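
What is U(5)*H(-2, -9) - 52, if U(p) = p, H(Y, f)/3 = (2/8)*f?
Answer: -343/4 ≈ -85.750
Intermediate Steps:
H(Y, f) = 3*f/4 (H(Y, f) = 3*((2/8)*f) = 3*((2*(1/8))*f) = 3*(f/4) = 3*f/4)
U(5)*H(-2, -9) - 52 = 5*((3/4)*(-9)) - 52 = 5*(-27/4) - 52 = -135/4 - 52 = -343/4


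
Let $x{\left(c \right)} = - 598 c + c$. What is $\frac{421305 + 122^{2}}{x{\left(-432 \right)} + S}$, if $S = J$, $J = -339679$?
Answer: $- \frac{436189}{81775} \approx -5.334$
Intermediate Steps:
$S = -339679$
$x{\left(c \right)} = - 597 c$
$\frac{421305 + 122^{2}}{x{\left(-432 \right)} + S} = \frac{421305 + 122^{2}}{\left(-597\right) \left(-432\right) - 339679} = \frac{421305 + 14884}{257904 - 339679} = \frac{436189}{-81775} = 436189 \left(- \frac{1}{81775}\right) = - \frac{436189}{81775}$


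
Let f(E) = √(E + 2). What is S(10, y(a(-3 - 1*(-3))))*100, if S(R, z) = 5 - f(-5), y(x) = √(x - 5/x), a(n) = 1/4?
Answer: 500 - 100*I*√3 ≈ 500.0 - 173.21*I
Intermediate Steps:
f(E) = √(2 + E)
a(n) = ¼
S(R, z) = 5 - I*√3 (S(R, z) = 5 - √(2 - 5) = 5 - √(-3) = 5 - I*√3)
S(10, y(a(-3 - 1*(-3))))*100 = (5 - I*√3)*100 = 500 - 100*I*√3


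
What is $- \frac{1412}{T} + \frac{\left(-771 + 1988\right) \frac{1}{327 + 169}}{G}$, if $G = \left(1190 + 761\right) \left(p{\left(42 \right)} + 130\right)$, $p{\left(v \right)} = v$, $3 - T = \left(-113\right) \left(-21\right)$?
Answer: $\frac{117510702817}{197235798720} \approx 0.59579$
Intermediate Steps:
$T = -2370$ ($T = 3 - \left(-113\right) \left(-21\right) = 3 - 2373 = -2370$)
$G = 335572$ ($G = \left(1190 + 761\right) \left(42 + 130\right) = 1951 \cdot 172 = 335572$)
$- \frac{1412}{T} + \frac{\left(-771 + 1988\right) \frac{1}{327 + 169}}{G} = - \frac{1412}{-2370} + \frac{\left(-771 + 1988\right) \frac{1}{327 + 169}}{335572} = \left(-1412\right) \left(- \frac{1}{2370}\right) + \frac{1217}{496} \cdot \frac{1}{335572} = \frac{706}{1185} + 1217 \cdot \frac{1}{496} \cdot \frac{1}{335572} = \frac{706}{1185} + \frac{1217}{496} \cdot \frac{1}{335572} = \frac{706}{1185} + \frac{1217}{166443712} = \frac{117510702817}{197235798720}$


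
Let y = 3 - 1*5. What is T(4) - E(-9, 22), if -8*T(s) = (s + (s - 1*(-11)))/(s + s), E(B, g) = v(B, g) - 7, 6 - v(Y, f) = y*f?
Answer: -2771/64 ≈ -43.297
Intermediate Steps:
y = -2 (y = 3 - 5 = -2)
v(Y, f) = 6 + 2*f (v(Y, f) = 6 - (-2)*f = 6 + 2*f)
E(B, g) = -1 + 2*g (E(B, g) = (6 + 2*g) - 7 = -1 + 2*g)
T(s) = -(11 + 2*s)/(16*s) (T(s) = -(s + (s - 1*(-11)))/(8*(s + s)) = -(s + (s + 11))/(8*(2*s)) = -(s + (11 + s))*1/(2*s)/8 = -(11 + 2*s)*1/(2*s)/8 = -(11 + 2*s)/(16*s))
T(4) - E(-9, 22) = (1/16)*(-11 - 2*4)/4 - (-1 + 2*22) = (1/16)*(¼)*(-11 - 8) - (-1 + 44) = (1/16)*(¼)*(-19) - 1*43 = -19/64 - 43 = -2771/64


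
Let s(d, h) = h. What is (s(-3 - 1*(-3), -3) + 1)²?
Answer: 4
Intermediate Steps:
(s(-3 - 1*(-3), -3) + 1)² = (-3 + 1)² = (-2)² = 4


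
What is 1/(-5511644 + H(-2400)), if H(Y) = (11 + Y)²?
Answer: 1/195677 ≈ 5.1105e-6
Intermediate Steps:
1/(-5511644 + H(-2400)) = 1/(-5511644 + (11 - 2400)²) = 1/(-5511644 + (-2389)²) = 1/(-5511644 + 5707321) = 1/195677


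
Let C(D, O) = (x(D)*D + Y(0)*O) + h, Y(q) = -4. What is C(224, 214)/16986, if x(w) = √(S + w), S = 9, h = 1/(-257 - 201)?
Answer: -130683/2593196 + 112*√233/8493 ≈ 0.15090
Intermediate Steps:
h = -1/458 (h = 1/(-458) = -1/458 ≈ -0.0021834)
x(w) = √(9 + w)
C(D, O) = -1/458 - 4*O + D*√(9 + D) (C(D, O) = (√(9 + D)*D - 4*O) - 1/458 = (D*√(9 + D) - 4*O) - 1/458 = (-4*O + D*√(9 + D)) - 1/458 = -1/458 - 4*O + D*√(9 + D))
C(224, 214)/16986 = (-1/458 - 4*214 + 224*√(9 + 224))/16986 = (-1/458 - 856 + 224*√233)*(1/16986) = (-392049/458 + 224*√233)*(1/16986) = -130683/2593196 + 112*√233/8493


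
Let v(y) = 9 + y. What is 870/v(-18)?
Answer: -290/3 ≈ -96.667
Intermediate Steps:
870/v(-18) = 870/(9 - 18) = 870/(-9) = 870*(-⅑) = -290/3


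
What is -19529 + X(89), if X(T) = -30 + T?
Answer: -19470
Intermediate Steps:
-19529 + X(89) = -19529 + (-30 + 89) = -19529 + 59 = -19470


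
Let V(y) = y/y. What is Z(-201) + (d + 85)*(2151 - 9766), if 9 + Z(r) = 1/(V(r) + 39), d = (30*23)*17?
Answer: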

:::

**What is expected:**
Nothing is to be left out; reproduce each record exactly.

**Response for this exercise:**
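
What is U(5)*H(-2, -9) - 52, if U(p) = p, H(Y, f)/3 = (2/8)*f?
Answer: -343/4 ≈ -85.750
Intermediate Steps:
H(Y, f) = 3*f/4 (H(Y, f) = 3*((2/8)*f) = 3*((2*(1/8))*f) = 3*(f/4) = 3*f/4)
U(5)*H(-2, -9) - 52 = 5*((3/4)*(-9)) - 52 = 5*(-27/4) - 52 = -135/4 - 52 = -343/4


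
Let $x{\left(c \right)} = - 598 c + c$. What is $\frac{421305 + 122^{2}}{x{\left(-432 \right)} + S}$, if $S = J$, $J = -339679$?
Answer: $- \frac{436189}{81775} \approx -5.334$
Intermediate Steps:
$S = -339679$
$x{\left(c \right)} = - 597 c$
$\frac{421305 + 122^{2}}{x{\left(-432 \right)} + S} = \frac{421305 + 122^{2}}{\left(-597\right) \left(-432\right) - 339679} = \frac{421305 + 14884}{257904 - 339679} = \frac{436189}{-81775} = 436189 \left(- \frac{1}{81775}\right) = - \frac{436189}{81775}$


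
Let f(E) = √(E + 2). What is S(10, y(a(-3 - 1*(-3))))*100, if S(R, z) = 5 - f(-5), y(x) = √(x - 5/x), a(n) = 1/4?
Answer: 500 - 100*I*√3 ≈ 500.0 - 173.21*I
Intermediate Steps:
f(E) = √(2 + E)
a(n) = ¼
S(R, z) = 5 - I*√3 (S(R, z) = 5 - √(2 - 5) = 5 - √(-3) = 5 - I*√3)
S(10, y(a(-3 - 1*(-3))))*100 = (5 - I*√3)*100 = 500 - 100*I*√3


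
What is $- \frac{1412}{T} + \frac{\left(-771 + 1988\right) \frac{1}{327 + 169}}{G}$, if $G = \left(1190 + 761\right) \left(p{\left(42 \right)} + 130\right)$, $p{\left(v \right)} = v$, $3 - T = \left(-113\right) \left(-21\right)$?
Answer: $\frac{117510702817}{197235798720} \approx 0.59579$
Intermediate Steps:
$T = -2370$ ($T = 3 - \left(-113\right) \left(-21\right) = 3 - 2373 = -2370$)
$G = 335572$ ($G = \left(1190 + 761\right) \left(42 + 130\right) = 1951 \cdot 172 = 335572$)
$- \frac{1412}{T} + \frac{\left(-771 + 1988\right) \frac{1}{327 + 169}}{G} = - \frac{1412}{-2370} + \frac{\left(-771 + 1988\right) \frac{1}{327 + 169}}{335572} = \left(-1412\right) \left(- \frac{1}{2370}\right) + \frac{1217}{496} \cdot \frac{1}{335572} = \frac{706}{1185} + 1217 \cdot \frac{1}{496} \cdot \frac{1}{335572} = \frac{706}{1185} + \frac{1217}{496} \cdot \frac{1}{335572} = \frac{706}{1185} + \frac{1217}{166443712} = \frac{117510702817}{197235798720}$


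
Let y = 3 - 1*5. What is T(4) - E(-9, 22), if -8*T(s) = (s + (s - 1*(-11)))/(s + s), E(B, g) = v(B, g) - 7, 6 - v(Y, f) = y*f?
Answer: -2771/64 ≈ -43.297
Intermediate Steps:
y = -2 (y = 3 - 5 = -2)
v(Y, f) = 6 + 2*f (v(Y, f) = 6 - (-2)*f = 6 + 2*f)
E(B, g) = -1 + 2*g (E(B, g) = (6 + 2*g) - 7 = -1 + 2*g)
T(s) = -(11 + 2*s)/(16*s) (T(s) = -(s + (s - 1*(-11)))/(8*(s + s)) = -(s + (s + 11))/(8*(2*s)) = -(s + (11 + s))*1/(2*s)/8 = -(11 + 2*s)*1/(2*s)/8 = -(11 + 2*s)/(16*s))
T(4) - E(-9, 22) = (1/16)*(-11 - 2*4)/4 - (-1 + 2*22) = (1/16)*(¼)*(-11 - 8) - (-1 + 44) = (1/16)*(¼)*(-19) - 1*43 = -19/64 - 43 = -2771/64


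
Let s(d, h) = h. What is (s(-3 - 1*(-3), -3) + 1)²?
Answer: 4
Intermediate Steps:
(s(-3 - 1*(-3), -3) + 1)² = (-3 + 1)² = (-2)² = 4


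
What is 1/(-5511644 + H(-2400)), if H(Y) = (11 + Y)²?
Answer: 1/195677 ≈ 5.1105e-6
Intermediate Steps:
1/(-5511644 + H(-2400)) = 1/(-5511644 + (11 - 2400)²) = 1/(-5511644 + (-2389)²) = 1/(-5511644 + 5707321) = 1/195677


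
Let C(D, O) = (x(D)*D + Y(0)*O) + h, Y(q) = -4. What is C(224, 214)/16986, if x(w) = √(S + w), S = 9, h = 1/(-257 - 201)?
Answer: -130683/2593196 + 112*√233/8493 ≈ 0.15090
Intermediate Steps:
h = -1/458 (h = 1/(-458) = -1/458 ≈ -0.0021834)
x(w) = √(9 + w)
C(D, O) = -1/458 - 4*O + D*√(9 + D) (C(D, O) = (√(9 + D)*D - 4*O) - 1/458 = (D*√(9 + D) - 4*O) - 1/458 = (-4*O + D*√(9 + D)) - 1/458 = -1/458 - 4*O + D*√(9 + D))
C(224, 214)/16986 = (-1/458 - 4*214 + 224*√(9 + 224))/16986 = (-1/458 - 856 + 224*√233)*(1/16986) = (-392049/458 + 224*√233)*(1/16986) = -130683/2593196 + 112*√233/8493


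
Let v(y) = 9 + y. What is 870/v(-18)?
Answer: -290/3 ≈ -96.667
Intermediate Steps:
870/v(-18) = 870/(9 - 18) = 870/(-9) = 870*(-⅑) = -290/3


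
What is -19529 + X(89), if X(T) = -30 + T?
Answer: -19470
Intermediate Steps:
-19529 + X(89) = -19529 + (-30 + 89) = -19529 + 59 = -19470


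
Let V(y) = y/y. What is Z(-201) + (d + 85)*(2151 - 9766), if 9 + Z(r) = 1/(V(r) + 39), d = (30*23)*17?
Answer: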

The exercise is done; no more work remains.